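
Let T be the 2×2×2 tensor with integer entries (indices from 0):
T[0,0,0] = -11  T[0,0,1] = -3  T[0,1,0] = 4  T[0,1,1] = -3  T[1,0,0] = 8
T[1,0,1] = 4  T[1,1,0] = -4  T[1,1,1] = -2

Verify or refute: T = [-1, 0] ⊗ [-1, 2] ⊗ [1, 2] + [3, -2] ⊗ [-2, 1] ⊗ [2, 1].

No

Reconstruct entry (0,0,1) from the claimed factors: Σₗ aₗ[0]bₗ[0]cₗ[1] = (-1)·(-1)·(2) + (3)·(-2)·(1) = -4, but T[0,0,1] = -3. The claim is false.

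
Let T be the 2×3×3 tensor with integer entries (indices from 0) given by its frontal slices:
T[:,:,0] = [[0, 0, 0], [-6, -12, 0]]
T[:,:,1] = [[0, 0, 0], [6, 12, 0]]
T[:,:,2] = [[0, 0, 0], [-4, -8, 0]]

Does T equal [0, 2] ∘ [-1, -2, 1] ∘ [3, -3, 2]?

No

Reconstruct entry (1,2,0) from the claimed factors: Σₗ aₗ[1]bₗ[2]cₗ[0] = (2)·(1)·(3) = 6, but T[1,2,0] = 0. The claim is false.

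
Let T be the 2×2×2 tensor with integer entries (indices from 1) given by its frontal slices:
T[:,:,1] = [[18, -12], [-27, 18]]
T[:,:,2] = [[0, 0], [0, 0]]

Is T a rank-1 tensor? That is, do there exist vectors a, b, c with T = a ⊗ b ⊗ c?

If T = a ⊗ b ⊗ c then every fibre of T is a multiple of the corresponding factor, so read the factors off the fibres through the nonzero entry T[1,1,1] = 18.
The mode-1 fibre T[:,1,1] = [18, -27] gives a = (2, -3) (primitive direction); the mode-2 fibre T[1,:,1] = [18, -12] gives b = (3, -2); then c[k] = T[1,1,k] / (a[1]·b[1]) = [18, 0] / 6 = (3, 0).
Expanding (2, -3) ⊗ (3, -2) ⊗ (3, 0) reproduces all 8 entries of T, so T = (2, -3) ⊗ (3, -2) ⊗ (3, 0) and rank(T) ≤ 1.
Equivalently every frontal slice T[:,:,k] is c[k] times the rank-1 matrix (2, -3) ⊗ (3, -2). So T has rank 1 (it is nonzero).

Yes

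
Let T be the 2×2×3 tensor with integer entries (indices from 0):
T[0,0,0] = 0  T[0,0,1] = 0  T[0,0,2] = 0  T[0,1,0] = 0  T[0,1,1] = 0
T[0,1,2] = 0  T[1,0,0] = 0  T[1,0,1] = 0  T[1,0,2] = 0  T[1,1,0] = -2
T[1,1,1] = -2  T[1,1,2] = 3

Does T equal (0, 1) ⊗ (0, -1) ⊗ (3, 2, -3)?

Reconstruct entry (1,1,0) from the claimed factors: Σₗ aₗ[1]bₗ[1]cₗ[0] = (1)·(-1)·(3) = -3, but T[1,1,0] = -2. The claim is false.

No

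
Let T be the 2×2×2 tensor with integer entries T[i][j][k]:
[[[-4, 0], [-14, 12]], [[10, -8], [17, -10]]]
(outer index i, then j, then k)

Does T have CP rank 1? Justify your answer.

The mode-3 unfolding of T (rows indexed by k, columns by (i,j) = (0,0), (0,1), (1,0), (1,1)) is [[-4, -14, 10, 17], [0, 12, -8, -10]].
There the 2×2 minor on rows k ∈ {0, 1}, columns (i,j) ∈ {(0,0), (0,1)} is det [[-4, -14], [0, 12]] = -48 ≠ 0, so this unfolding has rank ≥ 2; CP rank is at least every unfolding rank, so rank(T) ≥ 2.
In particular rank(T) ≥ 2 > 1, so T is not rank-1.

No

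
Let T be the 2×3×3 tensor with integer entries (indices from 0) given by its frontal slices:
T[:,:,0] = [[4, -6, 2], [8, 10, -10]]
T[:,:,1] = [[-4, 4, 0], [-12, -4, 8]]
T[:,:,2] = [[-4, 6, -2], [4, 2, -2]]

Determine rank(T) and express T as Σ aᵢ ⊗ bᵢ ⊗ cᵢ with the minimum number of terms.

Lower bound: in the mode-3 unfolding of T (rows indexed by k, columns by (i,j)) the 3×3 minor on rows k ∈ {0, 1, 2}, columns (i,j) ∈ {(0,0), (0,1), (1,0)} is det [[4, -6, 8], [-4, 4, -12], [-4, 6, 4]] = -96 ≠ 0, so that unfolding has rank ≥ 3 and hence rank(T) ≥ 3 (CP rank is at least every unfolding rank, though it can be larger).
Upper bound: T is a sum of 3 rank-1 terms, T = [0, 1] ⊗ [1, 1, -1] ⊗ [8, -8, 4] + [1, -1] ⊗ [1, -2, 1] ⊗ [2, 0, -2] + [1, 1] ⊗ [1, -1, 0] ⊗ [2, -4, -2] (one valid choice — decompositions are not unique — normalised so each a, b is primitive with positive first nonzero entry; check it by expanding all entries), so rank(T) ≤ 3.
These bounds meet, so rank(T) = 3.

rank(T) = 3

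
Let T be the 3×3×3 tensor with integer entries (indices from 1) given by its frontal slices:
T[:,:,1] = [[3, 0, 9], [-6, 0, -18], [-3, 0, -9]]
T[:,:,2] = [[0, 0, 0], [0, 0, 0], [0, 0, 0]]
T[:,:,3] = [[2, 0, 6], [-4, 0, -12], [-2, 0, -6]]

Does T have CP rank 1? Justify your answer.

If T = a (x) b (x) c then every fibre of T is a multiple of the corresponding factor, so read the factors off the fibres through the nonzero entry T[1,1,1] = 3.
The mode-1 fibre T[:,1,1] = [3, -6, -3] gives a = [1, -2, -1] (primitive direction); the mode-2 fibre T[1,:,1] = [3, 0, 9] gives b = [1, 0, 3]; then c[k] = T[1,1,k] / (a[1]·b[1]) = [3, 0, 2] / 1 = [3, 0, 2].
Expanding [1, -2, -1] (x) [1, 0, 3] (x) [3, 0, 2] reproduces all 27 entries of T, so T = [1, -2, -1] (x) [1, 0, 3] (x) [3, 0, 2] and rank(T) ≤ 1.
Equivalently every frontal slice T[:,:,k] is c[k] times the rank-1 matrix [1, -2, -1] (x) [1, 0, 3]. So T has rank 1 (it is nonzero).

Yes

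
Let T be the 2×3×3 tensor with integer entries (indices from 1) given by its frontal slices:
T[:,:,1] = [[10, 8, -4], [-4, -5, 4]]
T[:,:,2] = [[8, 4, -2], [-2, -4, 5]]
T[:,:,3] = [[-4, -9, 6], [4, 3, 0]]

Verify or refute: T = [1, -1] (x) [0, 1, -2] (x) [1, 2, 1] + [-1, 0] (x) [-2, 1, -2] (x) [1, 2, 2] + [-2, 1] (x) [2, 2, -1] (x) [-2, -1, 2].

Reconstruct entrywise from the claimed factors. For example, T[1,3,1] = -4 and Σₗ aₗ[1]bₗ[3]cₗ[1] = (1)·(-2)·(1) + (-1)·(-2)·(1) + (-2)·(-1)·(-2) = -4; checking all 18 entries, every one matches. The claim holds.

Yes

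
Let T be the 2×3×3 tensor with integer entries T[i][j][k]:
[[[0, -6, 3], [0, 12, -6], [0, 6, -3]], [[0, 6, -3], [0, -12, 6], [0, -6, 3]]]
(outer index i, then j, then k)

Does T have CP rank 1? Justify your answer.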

WHAT THE TASK ASKS:
From the listing above, the lines starting with the one that has "T[0,0,0] = -11" and running through the one that has "T[:,:,2] = [[0, 0, 0], [-4, -8, 0]]" should be copied exactly, ends included.

SOLUTION TO THE PROBLEM:
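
T[0,0,0] = -11  T[0,0,1] = -3  T[0,1,0] = 4  T[0,1,1] = -3  T[1,0,0] = 8
T[1,0,1] = 4  T[1,1,0] = -4  T[1,1,1] = -2

Verify or refute: T = [-1, 0] ⊗ [-1, 2] ⊗ [1, 2] + [3, -2] ⊗ [-2, 1] ⊗ [2, 1].

No

Reconstruct entry (0,0,1) from the claimed factors: Σₗ aₗ[0]bₗ[0]cₗ[1] = (-1)·(-1)·(2) + (3)·(-2)·(1) = -4, but T[0,0,1] = -3. The claim is false.

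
Let T be the 2×3×3 tensor with integer entries (indices from 0) given by its frontal slices:
T[:,:,0] = [[0, 0, 0], [-6, -12, 0]]
T[:,:,1] = [[0, 0, 0], [6, 12, 0]]
T[:,:,2] = [[0, 0, 0], [-4, -8, 0]]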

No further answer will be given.